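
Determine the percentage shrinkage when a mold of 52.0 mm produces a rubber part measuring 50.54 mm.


Shrinkage = (mold - part) / mold * 100
= (52.0 - 50.54) / 52.0 * 100
= 1.46 / 52.0 * 100
= 2.81%

2.81%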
• • • • •
__Requirement__. Each record above is to be restated word for word.

__Answer to this task__.
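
Determine the percentage shrinkage when a mold of 52.0 mm produces a rubber part measuring 50.54 mm.


Shrinkage = (mold - part) / mold * 100
= (52.0 - 50.54) / 52.0 * 100
= 1.46 / 52.0 * 100
= 2.81%

2.81%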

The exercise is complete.